== Directions ==
Produce an exact copy of all records below.

Start of Block

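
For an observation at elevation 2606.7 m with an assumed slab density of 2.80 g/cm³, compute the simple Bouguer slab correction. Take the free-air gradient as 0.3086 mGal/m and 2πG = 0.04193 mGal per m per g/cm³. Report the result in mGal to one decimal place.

306.0

Bouguer slab correction = 0.04193 × 2.80 × 2606.7 = 306.0 mGal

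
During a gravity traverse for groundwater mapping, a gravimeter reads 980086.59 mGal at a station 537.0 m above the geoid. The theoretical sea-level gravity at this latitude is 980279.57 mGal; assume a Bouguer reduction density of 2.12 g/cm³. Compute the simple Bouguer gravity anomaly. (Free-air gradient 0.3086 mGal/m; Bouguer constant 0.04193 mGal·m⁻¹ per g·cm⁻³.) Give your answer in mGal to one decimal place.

-75.0

Free-air correction = 0.3086 × 537.0 = 165.72 mGal
Free-air anomaly = 980086.59 − 980279.57 + (165.72) = -27.26 mGal
Bouguer slab correction = 0.04193 × 2.12 × 537.0 = 47.73 mGal
Simple Bouguer anomaly = -27.26 − (47.73) = -74.99 mGal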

End of Block

== Answer to this task ==
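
For an observation at elevation 2606.7 m with an assumed slab density of 2.80 g/cm³, compute the simple Bouguer slab correction. Take the free-air gradient as 0.3086 mGal/m and 2πG = 0.04193 mGal per m per g/cm³. Report the result in mGal to one decimal place.

306.0

Bouguer slab correction = 0.04193 × 2.80 × 2606.7 = 306.0 mGal

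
During a gravity traverse for groundwater mapping, a gravimeter reads 980086.59 mGal at a station 537.0 m above the geoid. The theoretical sea-level gravity at this latitude is 980279.57 mGal; assume a Bouguer reduction density of 2.12 g/cm³. Compute the simple Bouguer gravity anomaly. (Free-air gradient 0.3086 mGal/m; Bouguer constant 0.04193 mGal·m⁻¹ per g·cm⁻³.) Give your answer in mGal to one decimal place.

-75.0

Free-air correction = 0.3086 × 537.0 = 165.72 mGal
Free-air anomaly = 980086.59 − 980279.57 + (165.72) = -27.26 mGal
Bouguer slab correction = 0.04193 × 2.12 × 537.0 = 47.73 mGal
Simple Bouguer anomaly = -27.26 − (47.73) = -74.99 mGal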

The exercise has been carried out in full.